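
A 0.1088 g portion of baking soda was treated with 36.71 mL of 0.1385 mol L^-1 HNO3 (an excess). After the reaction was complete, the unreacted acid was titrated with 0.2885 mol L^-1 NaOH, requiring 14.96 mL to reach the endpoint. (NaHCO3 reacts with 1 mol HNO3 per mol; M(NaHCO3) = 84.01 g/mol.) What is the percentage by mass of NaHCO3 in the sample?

Total n(HNO3) added = 0.1385 x 0.03671 = 0.005084 mol.
n(NaOH) used = 0.2885 x 0.01496 = 0.004316 mol, which equals the excess n(HNO3).
So n(HNO3) consumed by the sample = 0.005084 - 0.004316 = 0.0007684 mol.
n(NaHCO3) = 0.0007684 / 1 = 0.0007684 mol.
mass NaHCO3 = 0.0007684 x 84.01 = 0.06455 g, so %NaHCO3 = 0.06455/0.1088 x 100 = 59.3%.

59.3%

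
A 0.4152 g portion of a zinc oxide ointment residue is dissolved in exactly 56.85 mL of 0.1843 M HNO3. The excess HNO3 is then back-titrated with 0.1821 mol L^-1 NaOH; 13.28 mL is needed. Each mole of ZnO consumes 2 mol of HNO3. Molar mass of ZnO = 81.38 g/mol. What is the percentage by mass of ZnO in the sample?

Total n(HNO3) added = 0.1843 x 0.05685 = 0.01048 mol.
n(NaOH) used = 0.1821 x 0.01328 = 0.002418 mol, which equals the excess n(HNO3).
So n(HNO3) consumed by the sample = 0.01048 - 0.002418 = 0.008059 mol.
n(ZnO) = 0.008059 / 2 = 0.004030 mol.
mass ZnO = 0.004030 x 81.38 = 0.3279 g, so %ZnO = 0.3279/0.4152 x 100 = 79.0%.

79.0%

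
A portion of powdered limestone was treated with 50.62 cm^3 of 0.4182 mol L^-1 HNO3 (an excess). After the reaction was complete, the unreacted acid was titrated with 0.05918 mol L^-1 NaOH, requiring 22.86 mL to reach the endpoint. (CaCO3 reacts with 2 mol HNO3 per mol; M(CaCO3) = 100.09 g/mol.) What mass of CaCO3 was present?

0.992 g

Total n(HNO3) added = 0.4182 x 0.05062 = 0.02117 mol.
n(NaOH) used = 0.05918 x 0.02286 = 0.001353 mol, which equals the excess n(HNO3).
So n(HNO3) consumed by the sample = 0.02117 - 0.001353 = 0.01982 mol.
n(CaCO3) = 0.01982 / 2 = 0.009908 mol.
mass = 0.009908 mol x 100.09 g/mol = 0.992 g.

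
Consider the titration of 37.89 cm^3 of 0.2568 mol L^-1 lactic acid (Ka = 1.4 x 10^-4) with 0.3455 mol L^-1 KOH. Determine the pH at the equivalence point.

n(HC3H5O3) = 0.2568 x 0.03789 = 0.009730 mol; V(KOH) at equivalence = 0.009730/0.3455 = 0.02816 L.
At equivalence all the acid is converted to C3H5O3-; total volume = 0.03789 + 0.02816 = 0.06605 L, so [C3H5O3-] = 0.009730/0.06605 = 0.1473 M.
Kb = Kw/Ka = 1.0e-14 / 1.4 x 10^-4 = 7.14e-11.
[OH^-] = sqrt(Kb x [C3H5O3-]) = sqrt(7.14e-11 x 0.1473) = 3.24e-6 M.
pOH = 5.49, so pH = 14.00 - 5.49 = 8.51.

8.51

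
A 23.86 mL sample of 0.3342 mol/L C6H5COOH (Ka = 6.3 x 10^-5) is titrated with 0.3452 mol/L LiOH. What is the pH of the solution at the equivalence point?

n(C6H5COOH) = 0.3342 x 0.02386 = 0.007974 mol; V(LiOH) at equivalence = 0.007974/0.3452 = 0.02310 L.
At equivalence all the acid is converted to C6H5COO-; total volume = 0.02386 + 0.02310 = 0.04696 L, so [C6H5COO-] = 0.007974/0.04696 = 0.1698 M.
Kb = Kw/Ka = 1.0e-14 / 6.3 x 10^-5 = 1.59e-10.
[OH^-] = sqrt(Kb x [C6H5COO-]) = sqrt(1.59e-10 x 0.1698) = 5.19e-6 M.
pOH = 5.28, so pH = 14.00 - 5.28 = 8.72.

8.72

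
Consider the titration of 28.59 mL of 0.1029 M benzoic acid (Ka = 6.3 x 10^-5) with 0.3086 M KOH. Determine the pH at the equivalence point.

8.54

n(C6H5COOH) = 0.1029 x 0.02859 = 0.002942 mol; V(KOH) at equivalence = 0.002942/0.3086 = 0.009533 L.
At equivalence all the acid is converted to C6H5COO-; total volume = 0.02859 + 0.009533 = 0.03812 L, so [C6H5COO-] = 0.002942/0.03812 = 0.07717 M.
Kb = Kw/Ka = 1.0e-14 / 6.3 x 10^-5 = 1.59e-10.
[OH^-] = sqrt(Kb x [C6H5COO-]) = sqrt(1.59e-10 x 0.07717) = 3.50e-6 M.
pOH = 5.46, so pH = 14.00 - 5.46 = 8.54.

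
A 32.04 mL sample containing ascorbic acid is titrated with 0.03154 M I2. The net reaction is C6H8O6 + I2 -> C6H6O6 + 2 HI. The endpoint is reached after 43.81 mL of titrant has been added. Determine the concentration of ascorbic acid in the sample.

n(I2) = 0.03154 x 0.04381 = 0.001382 mol.
From the balanced equation, 1 mol I2 reacts with 1 mol ascorbic acid, so n(ascorbic acid) = 0.001382 x 1/1 = 0.001382 mol.
[ascorbic acid] = 0.001382 / 0.03204 L = 0.0431 M.

0.0431 M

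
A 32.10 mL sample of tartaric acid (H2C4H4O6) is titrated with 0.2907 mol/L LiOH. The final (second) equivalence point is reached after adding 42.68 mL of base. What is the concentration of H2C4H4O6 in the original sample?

0.193 M

n(LiOH) = 0.2907 x 0.04268 = 0.01241 mol.
At the final (second) equivalence point, 2 mol OH^- react per mol H2C4H4O6, so n(H2C4H4O6) = 0.01241 / 2 = 0.006204 mol.
[H2C4H4O6] = 0.006204 / 0.03210 L = 0.193 M.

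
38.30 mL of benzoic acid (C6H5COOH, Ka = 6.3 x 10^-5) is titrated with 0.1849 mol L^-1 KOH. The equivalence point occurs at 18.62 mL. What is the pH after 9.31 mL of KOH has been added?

9.31 mL is exactly half the equivalence volume (18.62/2), i.e. the half-equivalence point.
There, n(HA) = n(A^-), so pH = pKa = -log(6.3 x 10^-5) = 4.20.

4.20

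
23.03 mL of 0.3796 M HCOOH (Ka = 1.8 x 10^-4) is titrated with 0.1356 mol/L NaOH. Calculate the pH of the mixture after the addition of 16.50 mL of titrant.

3.28

Initial n(HCOOH) = 0.3796 x 0.02303 = 0.008742 mol.
n(NaOH) added = 0.1356 x 0.01650 = 0.002237 mol, converting that many moles of HCOOH to HCOO-.
Remaining n(HCOOH) = 0.006505 mol; n(HCOO-) = 0.002237 mol.
By Henderson-Hasselbalch, pH = pKa + log([A^-]/[HA]) = 3.74 + log(0.002237/0.006505) = 3.74 + (-0.46) = 3.28.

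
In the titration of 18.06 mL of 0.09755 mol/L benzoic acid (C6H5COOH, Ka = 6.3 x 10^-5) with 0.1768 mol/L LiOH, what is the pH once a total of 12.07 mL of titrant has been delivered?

12.09

n(acid) = 0.09755 x 0.01806 = 0.001762 mol; n(LiOH) added = 0.1768 x 0.01207 = 0.002134 mol.
Base is in excess by 0.002134 - 0.001762 = 0.0003722 mol in a total volume of 0.03013 L.
[OH^-] = 0.0003722/0.03013 = 0.01235 M, so pOH = 1.91 and pH = 14.00 - 1.91 = 12.09.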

**WHAT THIS TASK INVOLVES**: All of the material above needs to be output exactly, with no line left out.

**RESPONSE TO THIS TASK**:
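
A 0.1088 g portion of baking soda was treated with 36.71 mL of 0.1385 mol L^-1 HNO3 (an excess). After the reaction was complete, the unreacted acid was titrated with 0.2885 mol L^-1 NaOH, requiring 14.96 mL to reach the endpoint. (NaHCO3 reacts with 1 mol HNO3 per mol; M(NaHCO3) = 84.01 g/mol.) What is the percentage by mass of NaHCO3 in the sample?

Total n(HNO3) added = 0.1385 x 0.03671 = 0.005084 mol.
n(NaOH) used = 0.2885 x 0.01496 = 0.004316 mol, which equals the excess n(HNO3).
So n(HNO3) consumed by the sample = 0.005084 - 0.004316 = 0.0007684 mol.
n(NaHCO3) = 0.0007684 / 1 = 0.0007684 mol.
mass NaHCO3 = 0.0007684 x 84.01 = 0.06455 g, so %NaHCO3 = 0.06455/0.1088 x 100 = 59.3%.

59.3%

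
A 0.4152 g portion of a zinc oxide ointment residue is dissolved in exactly 56.85 mL of 0.1843 M HNO3. The excess HNO3 is then back-titrated with 0.1821 mol L^-1 NaOH; 13.28 mL is needed. Each mole of ZnO consumes 2 mol of HNO3. Molar mass of ZnO = 81.38 g/mol. What is the percentage by mass of ZnO in the sample?

Total n(HNO3) added = 0.1843 x 0.05685 = 0.01048 mol.
n(NaOH) used = 0.1821 x 0.01328 = 0.002418 mol, which equals the excess n(HNO3).
So n(HNO3) consumed by the sample = 0.01048 - 0.002418 = 0.008059 mol.
n(ZnO) = 0.008059 / 2 = 0.004030 mol.
mass ZnO = 0.004030 x 81.38 = 0.3279 g, so %ZnO = 0.3279/0.4152 x 100 = 79.0%.

79.0%

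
A portion of powdered limestone was treated with 50.62 cm^3 of 0.4182 mol L^-1 HNO3 (an excess). After the reaction was complete, the unreacted acid was titrated with 0.05918 mol L^-1 NaOH, requiring 22.86 mL to reach the endpoint. (CaCO3 reacts with 2 mol HNO3 per mol; M(CaCO3) = 100.09 g/mol.) What mass of CaCO3 was present?

0.992 g

Total n(HNO3) added = 0.4182 x 0.05062 = 0.02117 mol.
n(NaOH) used = 0.05918 x 0.02286 = 0.001353 mol, which equals the excess n(HNO3).
So n(HNO3) consumed by the sample = 0.02117 - 0.001353 = 0.01982 mol.
n(CaCO3) = 0.01982 / 2 = 0.009908 mol.
mass = 0.009908 mol x 100.09 g/mol = 0.992 g.

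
Consider the titration of 37.89 cm^3 of 0.2568 mol L^-1 lactic acid (Ka = 1.4 x 10^-4) with 0.3455 mol L^-1 KOH. Determine the pH at the equivalence point.

n(HC3H5O3) = 0.2568 x 0.03789 = 0.009730 mol; V(KOH) at equivalence = 0.009730/0.3455 = 0.02816 L.
At equivalence all the acid is converted to C3H5O3-; total volume = 0.03789 + 0.02816 = 0.06605 L, so [C3H5O3-] = 0.009730/0.06605 = 0.1473 M.
Kb = Kw/Ka = 1.0e-14 / 1.4 x 10^-4 = 7.14e-11.
[OH^-] = sqrt(Kb x [C3H5O3-]) = sqrt(7.14e-11 x 0.1473) = 3.24e-6 M.
pOH = 5.49, so pH = 14.00 - 5.49 = 8.51.

8.51

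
A 23.86 mL sample of 0.3342 mol/L C6H5COOH (Ka = 6.3 x 10^-5) is titrated with 0.3452 mol/L LiOH. What is the pH of the solution at the equivalence point?

n(C6H5COOH) = 0.3342 x 0.02386 = 0.007974 mol; V(LiOH) at equivalence = 0.007974/0.3452 = 0.02310 L.
At equivalence all the acid is converted to C6H5COO-; total volume = 0.02386 + 0.02310 = 0.04696 L, so [C6H5COO-] = 0.007974/0.04696 = 0.1698 M.
Kb = Kw/Ka = 1.0e-14 / 6.3 x 10^-5 = 1.59e-10.
[OH^-] = sqrt(Kb x [C6H5COO-]) = sqrt(1.59e-10 x 0.1698) = 5.19e-6 M.
pOH = 5.28, so pH = 14.00 - 5.28 = 8.72.

8.72

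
Consider the titration of 28.59 mL of 0.1029 M benzoic acid (Ka = 6.3 x 10^-5) with 0.3086 M KOH. Determine the pH at the equivalence point.

8.54

n(C6H5COOH) = 0.1029 x 0.02859 = 0.002942 mol; V(KOH) at equivalence = 0.002942/0.3086 = 0.009533 L.
At equivalence all the acid is converted to C6H5COO-; total volume = 0.02859 + 0.009533 = 0.03812 L, so [C6H5COO-] = 0.002942/0.03812 = 0.07717 M.
Kb = Kw/Ka = 1.0e-14 / 6.3 x 10^-5 = 1.59e-10.
[OH^-] = sqrt(Kb x [C6H5COO-]) = sqrt(1.59e-10 x 0.07717) = 3.50e-6 M.
pOH = 5.46, so pH = 14.00 - 5.46 = 8.54.

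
A 32.04 mL sample containing ascorbic acid is titrated with 0.03154 M I2. The net reaction is C6H8O6 + I2 -> C6H6O6 + 2 HI. The endpoint is reached after 43.81 mL of titrant has been added. Determine the concentration of ascorbic acid in the sample.

n(I2) = 0.03154 x 0.04381 = 0.001382 mol.
From the balanced equation, 1 mol I2 reacts with 1 mol ascorbic acid, so n(ascorbic acid) = 0.001382 x 1/1 = 0.001382 mol.
[ascorbic acid] = 0.001382 / 0.03204 L = 0.0431 M.

0.0431 M

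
A 32.10 mL sample of tartaric acid (H2C4H4O6) is titrated with 0.2907 mol/L LiOH. The final (second) equivalence point is reached after adding 42.68 mL of base. What is the concentration of H2C4H4O6 in the original sample?

0.193 M

n(LiOH) = 0.2907 x 0.04268 = 0.01241 mol.
At the final (second) equivalence point, 2 mol OH^- react per mol H2C4H4O6, so n(H2C4H4O6) = 0.01241 / 2 = 0.006204 mol.
[H2C4H4O6] = 0.006204 / 0.03210 L = 0.193 M.

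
38.30 mL of benzoic acid (C6H5COOH, Ka = 6.3 x 10^-5) is titrated with 0.1849 mol L^-1 KOH. The equivalence point occurs at 18.62 mL. What is the pH after 9.31 mL of KOH has been added?

9.31 mL is exactly half the equivalence volume (18.62/2), i.e. the half-equivalence point.
There, n(HA) = n(A^-), so pH = pKa = -log(6.3 x 10^-5) = 4.20.

4.20

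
23.03 mL of 0.3796 M HCOOH (Ka = 1.8 x 10^-4) is titrated with 0.1356 mol/L NaOH. Calculate the pH of the mixture after the addition of 16.50 mL of titrant.

3.28

Initial n(HCOOH) = 0.3796 x 0.02303 = 0.008742 mol.
n(NaOH) added = 0.1356 x 0.01650 = 0.002237 mol, converting that many moles of HCOOH to HCOO-.
Remaining n(HCOOH) = 0.006505 mol; n(HCOO-) = 0.002237 mol.
By Henderson-Hasselbalch, pH = pKa + log([A^-]/[HA]) = 3.74 + log(0.002237/0.006505) = 3.74 + (-0.46) = 3.28.

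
In the titration of 18.06 mL of 0.09755 mol/L benzoic acid (C6H5COOH, Ka = 6.3 x 10^-5) with 0.1768 mol/L LiOH, what is the pH once a total of 12.07 mL of titrant has been delivered?

12.09

n(acid) = 0.09755 x 0.01806 = 0.001762 mol; n(LiOH) added = 0.1768 x 0.01207 = 0.002134 mol.
Base is in excess by 0.002134 - 0.001762 = 0.0003722 mol in a total volume of 0.03013 L.
[OH^-] = 0.0003722/0.03013 = 0.01235 M, so pOH = 1.91 and pH = 14.00 - 1.91 = 12.09.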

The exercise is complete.